Your answer should be the lines from the one containing "An upright cylindrical" through the final line below, copied exactly.

#### [TASK INPUTS]
- - -

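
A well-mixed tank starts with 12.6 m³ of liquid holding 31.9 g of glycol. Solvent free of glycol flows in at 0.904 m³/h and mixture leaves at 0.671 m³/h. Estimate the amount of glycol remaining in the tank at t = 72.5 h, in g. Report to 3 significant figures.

Let m(t) be the amount of glycol. Volume: V(t) = V₀ + (Q_in − Q_out) t = 12.6 + 0.23300 t; V(72.5) = 29.492 m³.
Solute balance: dm/dt = 0 − Q_out C = −Q_out m/V(t).
Separate: dm/m = −Q_out dt/V(t) ⇒ ln(m/m₀) = −(Q_out/(Q_in−Q_out)) ln(V/V₀).
m = m₀ (V₀/V)^(Q_out/(Q_in−Q_out)) = 31.9 × (12.6/29.492)^(2.8798) = 2.7552 g.

2.76 g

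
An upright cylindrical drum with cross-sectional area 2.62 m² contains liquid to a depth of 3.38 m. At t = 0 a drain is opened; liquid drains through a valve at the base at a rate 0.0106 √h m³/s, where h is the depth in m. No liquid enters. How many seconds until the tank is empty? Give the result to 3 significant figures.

A dh/dt = −Q_out = −0.0106 √h.
Separate and integrate: 2(√h − √h₀) = −(0.0106/A) t.
Tank is empty when √h = 0: t_empty = 2A√h₀/0.0106.
t_empty = 2·2.62·√3.38/0.0106 = 5.2400·1.8385/0.0106 = 908.83 s.

909 s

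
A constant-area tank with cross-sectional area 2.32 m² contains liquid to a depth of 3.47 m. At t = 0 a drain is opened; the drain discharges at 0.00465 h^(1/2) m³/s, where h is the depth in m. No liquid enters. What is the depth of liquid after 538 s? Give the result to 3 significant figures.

1.75 m

Unsteady balance on liquid volume: A dh/dt = −0.00465 √h.
∫ h^(−1/2) dh = −(0.00465/A) ∫ dt, giving 2√h = 2√h₀ − (0.00465/A) t.
√h = √3.47 − 0.00465·538/(2·2.32) = 1.8628 − 0.53916 = 1.3236.
h = 1.3236² = 1.7520 m.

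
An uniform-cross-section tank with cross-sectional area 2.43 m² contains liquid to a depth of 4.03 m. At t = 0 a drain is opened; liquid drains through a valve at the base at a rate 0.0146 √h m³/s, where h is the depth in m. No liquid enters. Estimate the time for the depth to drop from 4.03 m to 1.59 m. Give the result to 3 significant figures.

249 s

Volume balance on the tank: A dh/dt = −0.0146 √h.
This is separable: 2 d(√h)/dt = −0.0146/A, so √h = √h₀ − (0.0146/(2A)) t.
t = 2A(√h₀ − √h)/0.0146 = 2·2.43·(√4.03 − √1.59)/0.0146
  = 4.8600 × (2.0075 − 1.2610) / 0.0146 = 248.50 s.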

- - -

#### [ANSWER FOR THIS EXERCISE]
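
An upright cylindrical drum with cross-sectional area 2.62 m² contains liquid to a depth of 3.38 m. At t = 0 a drain is opened; liquid drains through a valve at the base at a rate 0.0106 √h m³/s, where h is the depth in m. No liquid enters. How many seconds until the tank is empty? Give the result to 3 significant figures.

A dh/dt = −Q_out = −0.0106 √h.
Separate and integrate: 2(√h − √h₀) = −(0.0106/A) t.
Tank is empty when √h = 0: t_empty = 2A√h₀/0.0106.
t_empty = 2·2.62·√3.38/0.0106 = 5.2400·1.8385/0.0106 = 908.83 s.

909 s

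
A constant-area tank with cross-sectional area 2.32 m² contains liquid to a depth of 3.47 m. At t = 0 a drain is opened; the drain discharges at 0.00465 h^(1/2) m³/s, where h is the depth in m. No liquid enters. What is the depth of liquid after 538 s? Give the result to 3 significant figures.

1.75 m

Unsteady balance on liquid volume: A dh/dt = −0.00465 √h.
∫ h^(−1/2) dh = −(0.00465/A) ∫ dt, giving 2√h = 2√h₀ − (0.00465/A) t.
√h = √3.47 − 0.00465·538/(2·2.32) = 1.8628 − 0.53916 = 1.3236.
h = 1.3236² = 1.7520 m.

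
An uniform-cross-section tank with cross-sectional area 2.43 m² contains liquid to a depth of 4.03 m. At t = 0 a drain is opened; liquid drains through a valve at the base at a rate 0.0146 √h m³/s, where h is the depth in m. No liquid enters. Estimate the time for the depth to drop from 4.03 m to 1.59 m. Give the result to 3 significant figures.

249 s

Volume balance on the tank: A dh/dt = −0.0146 √h.
This is separable: 2 d(√h)/dt = −0.0146/A, so √h = √h₀ − (0.0146/(2A)) t.
t = 2A(√h₀ − √h)/0.0146 = 2·2.43·(√4.03 − √1.59)/0.0146
  = 4.8600 × (2.0075 − 1.2610) / 0.0146 = 248.50 s.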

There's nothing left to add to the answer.